- [Stored items]
----

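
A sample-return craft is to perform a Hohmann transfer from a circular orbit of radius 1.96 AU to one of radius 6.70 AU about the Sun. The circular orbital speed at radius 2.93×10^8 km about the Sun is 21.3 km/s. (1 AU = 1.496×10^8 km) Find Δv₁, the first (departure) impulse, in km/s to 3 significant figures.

From the circular-orbit relation v² = μ/r at r = 2.93×10^8 km: μ = v²r = (21.3)² × 2.93×10^8 = 1.32931×10^11 km³/s².
In km: r₁ = 1.96 × 1.496×10^8 = 2.93216×10^8 km; r₂ = 6.70 × 1.496×10^8 = 1.00232×10^9 km.
Transfer-ellipse semi-major axis a_t = (r₁ + r₂)/2 = (2.93216×10^8 + 1.00232×10^9)/2 = 6.47768×10^8 km.
Circular speed at r = 2.93216×10^8 km: v_c = √(μ/r) = 21.292 km/s.
Vis-viva on the transfer ellipse at r = 2.93216×10^8 km gives v_t = √[μ(2/r − 1/a_t)] = 26.486 km/s.
Δv₁ = |v_t − v_c| = |26.486 − 21.292| = 5.194 km/s.

Δv₁ = 5.19 km/s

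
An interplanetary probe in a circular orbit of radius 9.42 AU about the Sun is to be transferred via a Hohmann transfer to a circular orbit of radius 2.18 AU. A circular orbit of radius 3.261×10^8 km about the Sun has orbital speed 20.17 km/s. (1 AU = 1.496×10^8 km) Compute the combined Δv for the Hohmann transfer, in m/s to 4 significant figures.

Δv = 9289 m/s

From the circular-orbit relation v² = μ/r at r = 3.261×10^8 km: μ = v²r = (20.17)² × 3.261×10^8 = 1.32667×10^11 km³/s².
In km: r₁ = 9.42 × 1.496×10^8 = 1.409232×10^9 km; r₂ = 2.18 × 1.496×10^8 = 3.26128×10^8 km.
Semi-major axis of the transfer orbit: a_t = (1.409232×10^9 + 3.26128×10^8)/2 = 8.6768×10^8 km.
Circular speed at r₁: v₁ = √(μ/r₁) = √(1.32667×10^11/1.409232×10^9) = 9.7026 km/s.
Transfer-orbit speed at r₁ (vis-viva equation): v_a = √[μ(2/r₁ − 1/a_t)] = 5.9485 km/s.
First burn Δv₁ = |v_a − v₁| = 3.754 km/s.
At r₂, v₂ = √(μ/r₂) = 20.169 km/s.
Transfer-orbit speed at r₂: v_p = √[μ(2/r₂ − 1/a_t)] = 25.704 km/s.
Second burn Δv₂ = |v₂ − v_p| = 5.535 km/s.
Total Δv = Δv₁ + Δv₂ = 9.289 km/s.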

----

- [Instructions for the task] Retype the records in full. Keep every line identical to the original.

- [Response to this task]
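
A sample-return craft is to perform a Hohmann transfer from a circular orbit of radius 1.96 AU to one of radius 6.70 AU about the Sun. The circular orbital speed at radius 2.93×10^8 km about the Sun is 21.3 km/s. (1 AU = 1.496×10^8 km) Find Δv₁, the first (departure) impulse, in km/s to 3 significant figures.

From the circular-orbit relation v² = μ/r at r = 2.93×10^8 km: μ = v²r = (21.3)² × 2.93×10^8 = 1.32931×10^11 km³/s².
In km: r₁ = 1.96 × 1.496×10^8 = 2.93216×10^8 km; r₂ = 6.70 × 1.496×10^8 = 1.00232×10^9 km.
Transfer-ellipse semi-major axis a_t = (r₁ + r₂)/2 = (2.93216×10^8 + 1.00232×10^9)/2 = 6.47768×10^8 km.
Circular speed at r = 2.93216×10^8 km: v_c = √(μ/r) = 21.292 km/s.
Vis-viva on the transfer ellipse at r = 2.93216×10^8 km gives v_t = √[μ(2/r − 1/a_t)] = 26.486 km/s.
Δv₁ = |v_t − v_c| = |26.486 − 21.292| = 5.194 km/s.

Δv₁ = 5.19 km/s

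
An interplanetary probe in a circular orbit of radius 9.42 AU about the Sun is to be transferred via a Hohmann transfer to a circular orbit of radius 2.18 AU. A circular orbit of radius 3.261×10^8 km about the Sun has orbital speed 20.17 km/s. (1 AU = 1.496×10^8 km) Compute the combined Δv for the Hohmann transfer, in m/s to 4 significant figures.

Δv = 9289 m/s

From the circular-orbit relation v² = μ/r at r = 3.261×10^8 km: μ = v²r = (20.17)² × 3.261×10^8 = 1.32667×10^11 km³/s².
In km: r₁ = 9.42 × 1.496×10^8 = 1.409232×10^9 km; r₂ = 2.18 × 1.496×10^8 = 3.26128×10^8 km.
Semi-major axis of the transfer orbit: a_t = (1.409232×10^9 + 3.26128×10^8)/2 = 8.6768×10^8 km.
Circular speed at r₁: v₁ = √(μ/r₁) = √(1.32667×10^11/1.409232×10^9) = 9.7026 km/s.
Transfer-orbit speed at r₁ (vis-viva equation): v_a = √[μ(2/r₁ − 1/a_t)] = 5.9485 km/s.
First burn Δv₁ = |v_a − v₁| = 3.754 km/s.
At r₂, v₂ = √(μ/r₂) = 20.169 km/s.
Transfer-orbit speed at r₂: v_p = √[μ(2/r₂ − 1/a_t)] = 25.704 km/s.
Second burn Δv₂ = |v₂ − v_p| = 5.535 km/s.
Total Δv = Δv₁ + Δv₂ = 9.289 km/s.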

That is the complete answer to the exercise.